### Task item:
Reproduce the first line of the entries that follow and each later line, word for word, ending with the one containing "Convention: σ_i is".

====== Material supplied

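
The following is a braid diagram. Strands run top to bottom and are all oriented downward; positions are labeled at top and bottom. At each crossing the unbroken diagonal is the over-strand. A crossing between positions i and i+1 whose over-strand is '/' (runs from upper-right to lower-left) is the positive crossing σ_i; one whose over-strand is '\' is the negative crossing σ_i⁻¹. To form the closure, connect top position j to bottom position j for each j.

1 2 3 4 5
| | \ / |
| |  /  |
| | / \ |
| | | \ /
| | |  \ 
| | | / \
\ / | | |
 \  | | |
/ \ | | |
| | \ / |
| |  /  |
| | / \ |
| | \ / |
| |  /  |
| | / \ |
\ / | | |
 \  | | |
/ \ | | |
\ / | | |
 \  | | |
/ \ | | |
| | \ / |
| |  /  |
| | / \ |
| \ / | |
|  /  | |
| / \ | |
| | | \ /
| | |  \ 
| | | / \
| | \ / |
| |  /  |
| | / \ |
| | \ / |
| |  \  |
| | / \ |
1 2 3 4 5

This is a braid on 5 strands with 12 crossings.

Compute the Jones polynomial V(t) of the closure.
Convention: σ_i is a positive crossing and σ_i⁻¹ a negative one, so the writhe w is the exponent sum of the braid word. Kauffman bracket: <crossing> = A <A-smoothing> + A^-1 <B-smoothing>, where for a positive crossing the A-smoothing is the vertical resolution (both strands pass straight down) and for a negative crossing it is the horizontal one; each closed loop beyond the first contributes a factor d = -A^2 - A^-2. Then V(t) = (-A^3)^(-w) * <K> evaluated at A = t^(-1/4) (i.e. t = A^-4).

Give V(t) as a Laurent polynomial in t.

Reading the diagram top to bottom ('/'-over between positions i,i+1 = s_i, '\'-over = s_i^-1): braid word = s3 s4^-1 s1^-1 s3 s3 s1^-1 s1^-1 s3 s2 s4^-1 s3 s3^-1.
The presented braid s3 s4^-1 s1^-1 s3 s3 s1^-1 s1^-1 s3 s2 s4^-1 s3 s3^-1 on 5 strands reduces by inverse Markov moves (closure unchanged at each step):
  Deconjugate: the word is γ·β·γ⁻¹ with γ = s3 (prefix) and γ⁻¹ = s3^-1 (suffix); strip both.
Reduced to β = s4^-1 s1^-1 s3 s3 s1^-1 s1^-1 s3 s2 s4^-1 s3 on 5 strands, 10 crossings.
Compute on β:
Braid: s4^-1 s1^-1 s3 s3 s1^-1 s1^-1 s3 s2 s4^-1 s3 on 5 strands, 10 crossings.
Writhe w = (#positive) - (#negative) = 5 - 5 = 0.
State-sum expansion of <K>. There are 2^10 = 1024 states.
Each crossing splits two ways (0=vertical, 1=horizontal). The state's weight is A^(#A-smoothings - #B-smoothings) * d^(loops - 1).
Tabulate the states by total A-exponent and number of loops L (A-exp: L × count):
  A^10: L=6 ×1
  A^8: L=5 ×10
  A^6: L=4 ×41, L=6 ×4
  A^4: L=3 ×83, L=5 ×36, L=7 ×1
  A^2: L=2 ×84, L=4 ×107, L=6 ×19
  A^0: L=1 ×33, L=3 ×143, L=5 ×70, L=7 ×6
  A^-2: L=2 ×68, L=4 ×116, L=6 ×25, L=8 ×1
  A^-4: L=3 ×64, L=5 ×52, L=7 ×4
  A^-6: L=4 ×33, L=6 ×12
  A^-8: L=5 ×9, L=7 ×1
  A^-10: L=6 ×1
Each group contributes A^e * Σ count * d^(L-1):
Powers of d = -A^2 - A^-2: d^2 = A^4 + 2 + A^-4; d^3 = -A^6 - 3*A^2 - 3*A^-2 - A^-6; d^4 = A^8 + 4*A^4 + 6 + 4*A^-4 + A^-8; d^5 = -A^10 - 5*A^6 - 10*A^2 - 10*A^-2 - 5*A^-6 - A^-10; d^6 = A^12 + 6*A^8 + 15*A^4 + 20 + 15*A^-4 + 6*A^-8 + A^-12; d^7 = -A^14 - 7*A^10 - 21*A^6 - 35*A^2 - 35*A^-2 - 21*A^-6 - 7*A^-10 - A^-14.
  A^10 * (d^5) = -A^20 - 5*A^16 - 10*A^12 - 10*A^8 - 5*A^4 - 1
  A^8 * (10*d^4) = 10*A^16 + 40*A^12 + 60*A^8 + 40*A^4 + 10
  A^6 * (41*d^3 + 4*d^5) = -4*A^16 - 61*A^12 - 163*A^8 - 163*A^4 - 61 - 4*A^-4
  A^4 * (83*d^2 + 36*d^4 + d^6) = A^16 + 42*A^12 + 242*A^8 + 402*A^4 + 242 + 42*A^-4 + A^-8
  A^2 * (84*d + 107*d^3 + 19*d^5) = -19*A^12 - 202*A^8 - 595*A^4 - 595 - 202*A^-4 - 19*A^-8
  A^0 * (33 + 143*d^2 + 70*d^4 + 6*d^6) = 6*A^12 + 106*A^8 + 513*A^4 + 859 + 513*A^-4 + 106*A^-8 + 6*A^-12
  A^-2 * (68*d + 116*d^3 + 25*d^5 + d^7) = -A^12 - 32*A^8 - 262*A^4 - 701 - 701*A^-4 - 262*A^-8 - 32*A^-12 - A^-16
  A^-4 * (64*d^2 + 52*d^4 + 4*d^6) = 4*A^8 + 76*A^4 + 332 + 520*A^-4 + 332*A^-8 + 76*A^-12 + 4*A^-16
  A^-6 * (33*d^3 + 12*d^5) = -12*A^4 - 93 - 219*A^-4 - 219*A^-8 - 93*A^-12 - 12*A^-16
  A^-8 * (9*d^4 + d^6) = A^4 + 15 + 51*A^-4 + 74*A^-8 + 51*A^-12 + 15*A^-16 + A^-20
  A^-10 * (d^5) = -1 - 5*A^-4 - 10*A^-8 - 10*A^-12 - 5*A^-16 - A^-20
Summing the groups: <K> = -A^20 + 2*A^16 - 3*A^12 + 5*A^8 - 5*A^4 + 6 - 5*A^-4 + 3*A^-8 - 2*A^-12 + A^-16
Normalise by the writhe: (-A^3)^(-w) = (-A^3)^(0) = 1, so f(A) = 1 * <K> = -A^20 + 2*A^16 - 3*A^12 + 5*A^8 - 5*A^4 + 6 - 5*A^-4 + 3*A^-8 - 2*A^-12 + A^-16.
Substitute A = t^(-1/4), i.e. A^e → t^(-e/4): V(t) = t^4 - 2*t^3 + 3*t^2 - 5*t + 6 - 5*t^-1 + 5*t^-2 - 3*t^-3 + 2*t^-4 - t^-5

Answer: t^4 - 2*t^3 + 3*t^2 - 5*t + 6 - 5*t^-1 + 5*t^-2 - 3*t^-3 + 2*t^-4 - t^-5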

============

### Answer section:
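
The following is a braid diagram. Strands run top to bottom and are all oriented downward; positions are labeled at top and bottom. At each crossing the unbroken diagonal is the over-strand. A crossing between positions i and i+1 whose over-strand is '/' (runs from upper-right to lower-left) is the positive crossing σ_i; one whose over-strand is '\' is the negative crossing σ_i⁻¹. To form the closure, connect top position j to bottom position j for each j.

1 2 3 4 5
| | \ / |
| |  /  |
| | / \ |
| | | \ /
| | |  \ 
| | | / \
\ / | | |
 \  | | |
/ \ | | |
| | \ / |
| |  /  |
| | / \ |
| | \ / |
| |  /  |
| | / \ |
\ / | | |
 \  | | |
/ \ | | |
\ / | | |
 \  | | |
/ \ | | |
| | \ / |
| |  /  |
| | / \ |
| \ / | |
|  /  | |
| / \ | |
| | | \ /
| | |  \ 
| | | / \
| | \ / |
| |  /  |
| | / \ |
| | \ / |
| |  \  |
| | / \ |
1 2 3 4 5

This is a braid on 5 strands with 12 crossings.

Compute the Jones polynomial V(t) of the closure.
Convention: σ_i is a positive crossing and σ_i⁻¹ a negative one, so the writhe w is the exponent sum of the braid word. Kauffman bracket: <crossing> = A <A-smoothing> + A^-1 <B-smoothing>, where for a positive crossing the A-smoothing is the vertical resolution (both strands pass straight down) and for a negative crossing it is the horizontal one; each closed loop beyond the first contributes a factor d = -A^2 - A^-2. Then V(t) = (-A^3)^(-w) * <K> evaluated at A = t^(-1/4) (i.e. t = A^-4).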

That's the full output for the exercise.